Stored items

=== Section Start ===

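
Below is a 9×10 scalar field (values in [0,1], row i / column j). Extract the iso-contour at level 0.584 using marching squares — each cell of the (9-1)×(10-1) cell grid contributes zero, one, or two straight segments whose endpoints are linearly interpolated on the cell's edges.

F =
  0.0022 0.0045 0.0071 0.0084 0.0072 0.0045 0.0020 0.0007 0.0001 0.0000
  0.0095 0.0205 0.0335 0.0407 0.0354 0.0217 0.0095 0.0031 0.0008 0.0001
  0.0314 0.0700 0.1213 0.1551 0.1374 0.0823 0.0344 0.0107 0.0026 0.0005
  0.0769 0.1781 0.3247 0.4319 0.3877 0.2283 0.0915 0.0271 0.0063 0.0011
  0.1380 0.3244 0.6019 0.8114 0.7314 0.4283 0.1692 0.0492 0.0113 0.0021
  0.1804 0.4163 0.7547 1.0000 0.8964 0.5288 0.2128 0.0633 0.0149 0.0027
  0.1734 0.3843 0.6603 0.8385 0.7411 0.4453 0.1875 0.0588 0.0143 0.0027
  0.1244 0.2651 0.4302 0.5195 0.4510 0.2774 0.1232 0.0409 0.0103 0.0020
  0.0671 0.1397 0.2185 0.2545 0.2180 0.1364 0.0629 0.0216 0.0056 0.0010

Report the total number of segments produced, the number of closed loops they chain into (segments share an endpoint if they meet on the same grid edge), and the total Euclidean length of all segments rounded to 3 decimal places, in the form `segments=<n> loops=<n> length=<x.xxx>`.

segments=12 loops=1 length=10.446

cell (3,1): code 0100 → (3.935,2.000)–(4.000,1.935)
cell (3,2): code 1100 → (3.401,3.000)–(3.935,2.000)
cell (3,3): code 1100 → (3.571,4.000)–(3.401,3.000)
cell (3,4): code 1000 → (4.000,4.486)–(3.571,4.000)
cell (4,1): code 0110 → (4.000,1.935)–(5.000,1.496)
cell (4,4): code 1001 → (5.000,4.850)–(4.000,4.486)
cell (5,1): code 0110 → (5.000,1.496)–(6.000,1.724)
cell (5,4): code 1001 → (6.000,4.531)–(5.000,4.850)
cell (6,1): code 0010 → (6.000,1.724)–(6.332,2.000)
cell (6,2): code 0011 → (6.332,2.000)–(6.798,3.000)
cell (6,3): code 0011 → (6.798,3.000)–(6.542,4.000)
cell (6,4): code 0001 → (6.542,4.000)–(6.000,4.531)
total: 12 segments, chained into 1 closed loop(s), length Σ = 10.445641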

=== Section End ===
=== Section Start ===

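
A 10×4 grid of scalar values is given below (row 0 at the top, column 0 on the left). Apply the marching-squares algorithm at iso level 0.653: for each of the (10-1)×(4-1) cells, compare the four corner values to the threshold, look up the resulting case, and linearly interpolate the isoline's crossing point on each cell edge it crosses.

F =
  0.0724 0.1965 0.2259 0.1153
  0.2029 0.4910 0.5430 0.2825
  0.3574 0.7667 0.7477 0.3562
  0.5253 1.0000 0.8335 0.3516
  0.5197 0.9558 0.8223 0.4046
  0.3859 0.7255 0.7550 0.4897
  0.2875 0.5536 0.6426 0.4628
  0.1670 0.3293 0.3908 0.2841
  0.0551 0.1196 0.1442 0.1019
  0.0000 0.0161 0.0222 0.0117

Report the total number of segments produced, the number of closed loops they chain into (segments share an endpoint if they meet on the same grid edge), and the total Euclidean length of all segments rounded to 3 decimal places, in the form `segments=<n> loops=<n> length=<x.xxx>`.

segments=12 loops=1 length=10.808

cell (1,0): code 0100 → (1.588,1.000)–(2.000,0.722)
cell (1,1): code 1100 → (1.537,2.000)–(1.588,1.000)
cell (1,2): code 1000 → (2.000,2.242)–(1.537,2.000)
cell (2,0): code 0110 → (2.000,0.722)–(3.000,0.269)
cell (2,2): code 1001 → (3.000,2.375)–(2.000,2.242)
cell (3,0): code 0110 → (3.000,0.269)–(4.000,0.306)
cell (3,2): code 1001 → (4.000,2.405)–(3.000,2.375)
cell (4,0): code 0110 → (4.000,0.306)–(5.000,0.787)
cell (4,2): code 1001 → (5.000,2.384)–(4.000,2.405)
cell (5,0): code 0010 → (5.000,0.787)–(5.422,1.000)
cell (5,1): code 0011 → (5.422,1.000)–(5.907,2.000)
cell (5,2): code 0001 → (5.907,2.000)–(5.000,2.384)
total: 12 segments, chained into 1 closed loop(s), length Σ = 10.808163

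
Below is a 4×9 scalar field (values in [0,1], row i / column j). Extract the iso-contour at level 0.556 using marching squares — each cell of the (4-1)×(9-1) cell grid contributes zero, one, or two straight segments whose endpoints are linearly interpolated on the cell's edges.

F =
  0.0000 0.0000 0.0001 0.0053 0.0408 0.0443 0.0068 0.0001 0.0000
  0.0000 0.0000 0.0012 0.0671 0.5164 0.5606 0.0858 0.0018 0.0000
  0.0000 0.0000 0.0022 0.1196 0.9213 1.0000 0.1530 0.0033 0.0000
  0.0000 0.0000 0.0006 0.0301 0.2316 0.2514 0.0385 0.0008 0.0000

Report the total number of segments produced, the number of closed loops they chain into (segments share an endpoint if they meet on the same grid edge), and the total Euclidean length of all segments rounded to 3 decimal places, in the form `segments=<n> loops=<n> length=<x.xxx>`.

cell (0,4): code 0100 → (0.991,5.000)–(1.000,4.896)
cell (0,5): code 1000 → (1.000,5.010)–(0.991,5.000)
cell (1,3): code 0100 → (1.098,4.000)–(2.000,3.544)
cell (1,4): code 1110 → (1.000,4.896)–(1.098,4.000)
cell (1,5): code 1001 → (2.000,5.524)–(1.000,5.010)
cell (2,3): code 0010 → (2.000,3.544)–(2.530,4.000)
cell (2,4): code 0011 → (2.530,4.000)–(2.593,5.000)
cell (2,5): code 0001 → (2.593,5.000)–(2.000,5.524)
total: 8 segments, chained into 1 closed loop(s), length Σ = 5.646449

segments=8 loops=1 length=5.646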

=== Section End ===
=== Section Start ===

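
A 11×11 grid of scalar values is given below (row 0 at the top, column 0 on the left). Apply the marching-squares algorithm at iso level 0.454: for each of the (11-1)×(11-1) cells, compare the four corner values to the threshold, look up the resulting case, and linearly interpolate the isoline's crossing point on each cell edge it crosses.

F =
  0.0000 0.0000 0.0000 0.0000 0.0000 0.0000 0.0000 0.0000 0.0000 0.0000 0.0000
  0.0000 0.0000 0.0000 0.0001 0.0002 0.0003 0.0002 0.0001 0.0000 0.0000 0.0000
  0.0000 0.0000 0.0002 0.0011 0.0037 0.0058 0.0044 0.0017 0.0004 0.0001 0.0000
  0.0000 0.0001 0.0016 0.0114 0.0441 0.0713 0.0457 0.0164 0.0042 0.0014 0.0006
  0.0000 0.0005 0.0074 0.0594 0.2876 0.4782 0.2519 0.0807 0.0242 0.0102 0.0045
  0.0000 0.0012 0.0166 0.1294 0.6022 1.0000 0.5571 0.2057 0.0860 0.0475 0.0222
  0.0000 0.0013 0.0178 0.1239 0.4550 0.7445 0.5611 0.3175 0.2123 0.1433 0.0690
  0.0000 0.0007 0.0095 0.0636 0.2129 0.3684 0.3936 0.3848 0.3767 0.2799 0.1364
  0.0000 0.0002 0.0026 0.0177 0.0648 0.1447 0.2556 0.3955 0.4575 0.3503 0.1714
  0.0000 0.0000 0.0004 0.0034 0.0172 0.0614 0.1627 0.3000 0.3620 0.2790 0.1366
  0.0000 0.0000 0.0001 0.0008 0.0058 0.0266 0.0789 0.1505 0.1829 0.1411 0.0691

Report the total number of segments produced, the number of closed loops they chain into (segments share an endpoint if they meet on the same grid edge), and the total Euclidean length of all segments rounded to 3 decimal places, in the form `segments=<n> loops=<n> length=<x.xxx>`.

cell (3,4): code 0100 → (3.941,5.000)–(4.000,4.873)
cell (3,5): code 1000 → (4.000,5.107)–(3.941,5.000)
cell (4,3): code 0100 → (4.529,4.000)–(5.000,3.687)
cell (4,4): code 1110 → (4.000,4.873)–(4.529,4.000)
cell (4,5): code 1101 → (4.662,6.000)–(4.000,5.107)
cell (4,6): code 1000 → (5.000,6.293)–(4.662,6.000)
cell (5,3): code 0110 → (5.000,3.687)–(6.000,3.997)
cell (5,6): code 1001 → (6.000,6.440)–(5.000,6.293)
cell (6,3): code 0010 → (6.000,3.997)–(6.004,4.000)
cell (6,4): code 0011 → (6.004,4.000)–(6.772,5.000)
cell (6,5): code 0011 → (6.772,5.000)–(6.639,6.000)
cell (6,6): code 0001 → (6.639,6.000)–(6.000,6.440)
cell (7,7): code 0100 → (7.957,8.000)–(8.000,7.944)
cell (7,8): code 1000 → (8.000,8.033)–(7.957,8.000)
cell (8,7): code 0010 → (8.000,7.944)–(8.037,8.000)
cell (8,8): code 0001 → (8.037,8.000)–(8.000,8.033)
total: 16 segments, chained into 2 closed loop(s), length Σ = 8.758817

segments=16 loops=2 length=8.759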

=== Section End ===

Starting at the line that contains "Below is a 9×10" and stopping after the line that contains "0.0671 0.1397 0.2185", write out every line exactly as it appears above, and no other line.

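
Below is a 9×10 scalar field (values in [0,1], row i / column j). Extract the iso-contour at level 0.584 using marching squares — each cell of the (9-1)×(10-1) cell grid contributes zero, one, or two straight segments whose endpoints are linearly interpolated on the cell's edges.

F =
  0.0022 0.0045 0.0071 0.0084 0.0072 0.0045 0.0020 0.0007 0.0001 0.0000
  0.0095 0.0205 0.0335 0.0407 0.0354 0.0217 0.0095 0.0031 0.0008 0.0001
  0.0314 0.0700 0.1213 0.1551 0.1374 0.0823 0.0344 0.0107 0.0026 0.0005
  0.0769 0.1781 0.3247 0.4319 0.3877 0.2283 0.0915 0.0271 0.0063 0.0011
  0.1380 0.3244 0.6019 0.8114 0.7314 0.4283 0.1692 0.0492 0.0113 0.0021
  0.1804 0.4163 0.7547 1.0000 0.8964 0.5288 0.2128 0.0633 0.0149 0.0027
  0.1734 0.3843 0.6603 0.8385 0.7411 0.4453 0.1875 0.0588 0.0143 0.0027
  0.1244 0.2651 0.4302 0.5195 0.4510 0.2774 0.1232 0.0409 0.0103 0.0020
  0.0671 0.1397 0.2185 0.2545 0.2180 0.1364 0.0629 0.0216 0.0056 0.0010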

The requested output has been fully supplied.